+++ INFORMATION PROVIDED

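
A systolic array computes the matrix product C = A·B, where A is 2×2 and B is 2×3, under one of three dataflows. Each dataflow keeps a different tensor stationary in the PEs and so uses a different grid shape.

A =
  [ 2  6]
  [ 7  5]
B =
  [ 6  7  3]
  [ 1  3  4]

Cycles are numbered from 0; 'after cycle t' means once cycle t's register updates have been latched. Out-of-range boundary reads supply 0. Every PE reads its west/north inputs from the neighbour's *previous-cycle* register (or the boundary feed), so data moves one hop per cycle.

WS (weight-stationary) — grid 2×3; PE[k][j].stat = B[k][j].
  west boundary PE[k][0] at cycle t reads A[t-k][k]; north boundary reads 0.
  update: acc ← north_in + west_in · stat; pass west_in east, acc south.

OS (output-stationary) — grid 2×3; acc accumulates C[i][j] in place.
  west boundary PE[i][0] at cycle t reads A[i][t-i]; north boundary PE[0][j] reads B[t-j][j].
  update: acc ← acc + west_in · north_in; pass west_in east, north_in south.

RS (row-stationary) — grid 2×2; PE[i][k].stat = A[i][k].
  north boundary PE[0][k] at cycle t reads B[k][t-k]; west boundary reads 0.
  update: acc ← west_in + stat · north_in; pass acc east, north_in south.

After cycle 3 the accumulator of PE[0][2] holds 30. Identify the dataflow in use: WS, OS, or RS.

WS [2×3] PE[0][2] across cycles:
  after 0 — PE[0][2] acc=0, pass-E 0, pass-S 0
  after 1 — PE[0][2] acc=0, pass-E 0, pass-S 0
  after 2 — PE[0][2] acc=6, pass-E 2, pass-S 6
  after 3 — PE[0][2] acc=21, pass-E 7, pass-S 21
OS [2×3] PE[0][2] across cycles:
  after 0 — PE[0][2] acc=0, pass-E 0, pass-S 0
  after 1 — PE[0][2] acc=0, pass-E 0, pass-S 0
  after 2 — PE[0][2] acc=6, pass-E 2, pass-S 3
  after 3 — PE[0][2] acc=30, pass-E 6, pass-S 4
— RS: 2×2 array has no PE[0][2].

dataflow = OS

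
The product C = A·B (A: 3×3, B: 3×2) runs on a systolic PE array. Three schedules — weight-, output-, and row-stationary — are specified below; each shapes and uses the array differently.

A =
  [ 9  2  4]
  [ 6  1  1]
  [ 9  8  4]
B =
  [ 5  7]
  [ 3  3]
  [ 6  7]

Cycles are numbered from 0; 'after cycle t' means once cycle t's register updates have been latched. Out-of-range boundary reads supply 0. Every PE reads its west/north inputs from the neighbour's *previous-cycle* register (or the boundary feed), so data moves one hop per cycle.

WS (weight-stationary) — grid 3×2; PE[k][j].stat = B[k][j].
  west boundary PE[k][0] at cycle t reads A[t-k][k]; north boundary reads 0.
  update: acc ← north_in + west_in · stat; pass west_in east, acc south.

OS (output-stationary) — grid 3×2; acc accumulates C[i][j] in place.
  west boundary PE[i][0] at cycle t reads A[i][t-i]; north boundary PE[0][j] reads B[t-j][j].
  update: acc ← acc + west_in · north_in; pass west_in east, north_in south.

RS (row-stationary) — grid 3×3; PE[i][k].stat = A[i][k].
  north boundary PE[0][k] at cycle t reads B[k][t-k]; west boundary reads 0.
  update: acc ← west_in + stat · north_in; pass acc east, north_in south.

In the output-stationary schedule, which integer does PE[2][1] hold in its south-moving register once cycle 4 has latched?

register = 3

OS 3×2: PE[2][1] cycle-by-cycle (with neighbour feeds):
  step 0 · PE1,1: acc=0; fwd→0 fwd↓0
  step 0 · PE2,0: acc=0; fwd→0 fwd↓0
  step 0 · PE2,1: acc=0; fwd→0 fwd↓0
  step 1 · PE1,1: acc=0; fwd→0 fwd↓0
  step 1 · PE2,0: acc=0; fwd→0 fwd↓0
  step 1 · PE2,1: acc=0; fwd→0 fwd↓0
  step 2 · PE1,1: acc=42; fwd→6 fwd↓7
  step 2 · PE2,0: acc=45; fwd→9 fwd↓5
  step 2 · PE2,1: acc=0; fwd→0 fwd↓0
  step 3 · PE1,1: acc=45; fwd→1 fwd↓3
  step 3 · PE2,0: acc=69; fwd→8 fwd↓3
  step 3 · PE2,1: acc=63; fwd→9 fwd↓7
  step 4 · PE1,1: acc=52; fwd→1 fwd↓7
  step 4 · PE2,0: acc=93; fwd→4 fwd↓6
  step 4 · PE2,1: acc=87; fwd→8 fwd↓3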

++++++
+++ INFORMATION PROVIDED

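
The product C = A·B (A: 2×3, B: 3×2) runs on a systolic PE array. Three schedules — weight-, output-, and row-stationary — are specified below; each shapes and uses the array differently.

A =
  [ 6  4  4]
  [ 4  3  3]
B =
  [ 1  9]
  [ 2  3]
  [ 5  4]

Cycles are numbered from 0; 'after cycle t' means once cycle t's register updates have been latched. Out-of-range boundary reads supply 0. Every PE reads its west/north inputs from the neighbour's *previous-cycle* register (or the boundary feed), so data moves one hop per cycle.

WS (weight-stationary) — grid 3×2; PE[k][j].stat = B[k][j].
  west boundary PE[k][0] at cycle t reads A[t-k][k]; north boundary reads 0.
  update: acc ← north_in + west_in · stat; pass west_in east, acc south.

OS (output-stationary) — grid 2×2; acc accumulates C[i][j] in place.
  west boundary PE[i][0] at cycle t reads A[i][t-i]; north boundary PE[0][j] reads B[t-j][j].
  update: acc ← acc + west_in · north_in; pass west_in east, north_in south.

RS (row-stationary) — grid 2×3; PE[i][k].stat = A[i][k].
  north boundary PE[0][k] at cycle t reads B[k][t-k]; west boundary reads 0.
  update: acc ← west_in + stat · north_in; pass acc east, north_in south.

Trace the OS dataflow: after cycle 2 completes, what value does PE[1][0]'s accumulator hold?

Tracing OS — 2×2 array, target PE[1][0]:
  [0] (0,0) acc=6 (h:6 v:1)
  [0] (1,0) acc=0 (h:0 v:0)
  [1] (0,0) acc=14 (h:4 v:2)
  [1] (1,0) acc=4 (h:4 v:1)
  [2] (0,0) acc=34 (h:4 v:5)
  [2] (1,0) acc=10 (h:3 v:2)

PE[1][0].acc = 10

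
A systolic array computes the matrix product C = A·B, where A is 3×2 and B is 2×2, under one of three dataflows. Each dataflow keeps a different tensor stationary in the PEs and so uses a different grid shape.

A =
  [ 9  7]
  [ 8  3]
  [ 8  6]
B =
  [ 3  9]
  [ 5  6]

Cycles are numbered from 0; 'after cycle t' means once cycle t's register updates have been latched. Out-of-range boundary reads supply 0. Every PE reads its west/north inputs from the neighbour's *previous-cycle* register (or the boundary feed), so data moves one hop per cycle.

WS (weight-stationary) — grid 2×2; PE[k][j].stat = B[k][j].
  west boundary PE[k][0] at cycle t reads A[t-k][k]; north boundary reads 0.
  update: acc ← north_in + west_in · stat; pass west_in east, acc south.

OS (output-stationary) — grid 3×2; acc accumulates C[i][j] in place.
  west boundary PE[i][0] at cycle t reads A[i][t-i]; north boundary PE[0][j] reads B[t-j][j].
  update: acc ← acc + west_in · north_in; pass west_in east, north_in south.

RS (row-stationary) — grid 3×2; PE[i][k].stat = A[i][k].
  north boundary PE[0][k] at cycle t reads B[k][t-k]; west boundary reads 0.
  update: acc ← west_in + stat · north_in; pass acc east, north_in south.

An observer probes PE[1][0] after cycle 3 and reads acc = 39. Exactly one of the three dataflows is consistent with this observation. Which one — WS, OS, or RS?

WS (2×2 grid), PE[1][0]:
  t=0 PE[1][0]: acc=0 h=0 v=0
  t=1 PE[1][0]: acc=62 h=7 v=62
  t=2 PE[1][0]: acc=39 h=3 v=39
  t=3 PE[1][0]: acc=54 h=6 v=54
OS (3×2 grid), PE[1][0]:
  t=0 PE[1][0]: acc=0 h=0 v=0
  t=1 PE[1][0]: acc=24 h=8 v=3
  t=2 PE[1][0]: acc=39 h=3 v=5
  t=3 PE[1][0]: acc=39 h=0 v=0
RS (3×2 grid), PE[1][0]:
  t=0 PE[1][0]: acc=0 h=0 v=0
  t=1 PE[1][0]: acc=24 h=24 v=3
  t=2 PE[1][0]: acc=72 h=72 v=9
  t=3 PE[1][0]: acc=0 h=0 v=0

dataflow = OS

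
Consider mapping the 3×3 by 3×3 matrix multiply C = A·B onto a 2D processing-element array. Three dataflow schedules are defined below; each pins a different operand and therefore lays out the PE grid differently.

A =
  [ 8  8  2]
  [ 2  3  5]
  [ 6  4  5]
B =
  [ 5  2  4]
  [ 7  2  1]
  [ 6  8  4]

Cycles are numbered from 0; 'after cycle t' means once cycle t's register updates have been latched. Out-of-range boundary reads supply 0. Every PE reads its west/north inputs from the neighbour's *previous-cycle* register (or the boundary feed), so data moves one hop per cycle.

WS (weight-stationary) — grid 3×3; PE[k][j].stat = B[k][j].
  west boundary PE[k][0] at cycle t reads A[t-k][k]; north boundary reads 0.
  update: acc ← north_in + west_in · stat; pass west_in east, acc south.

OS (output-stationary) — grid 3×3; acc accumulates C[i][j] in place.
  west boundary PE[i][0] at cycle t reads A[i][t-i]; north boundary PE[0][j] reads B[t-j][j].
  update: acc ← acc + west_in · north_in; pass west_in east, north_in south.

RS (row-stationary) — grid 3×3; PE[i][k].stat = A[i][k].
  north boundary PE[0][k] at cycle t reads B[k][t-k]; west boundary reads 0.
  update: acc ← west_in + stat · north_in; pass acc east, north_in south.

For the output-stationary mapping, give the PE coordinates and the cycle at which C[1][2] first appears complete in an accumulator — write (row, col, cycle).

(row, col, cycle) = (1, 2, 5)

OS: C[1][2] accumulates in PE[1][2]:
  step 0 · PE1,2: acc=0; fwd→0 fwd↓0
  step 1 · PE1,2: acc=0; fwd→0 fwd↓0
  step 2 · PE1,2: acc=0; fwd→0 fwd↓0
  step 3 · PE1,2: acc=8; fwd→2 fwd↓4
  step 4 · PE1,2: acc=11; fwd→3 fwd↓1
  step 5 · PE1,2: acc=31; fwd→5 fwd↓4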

++++++

(EXERCISE AIM)
All lines that include the word "keeps" must be copied from the material above.

(RESULT FOR THIS EXERCISE)
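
A systolic array computes the matrix product C = A·B, where A is 2×2 and B is 2×3, under one of three dataflows. Each dataflow keeps a different tensor stationary in the PEs and so uses a different grid shape.
A systolic array computes the matrix product C = A·B, where A is 3×2 and B is 2×2, under one of three dataflows. Each dataflow keeps a different tensor stationary in the PEs and so uses a different grid shape.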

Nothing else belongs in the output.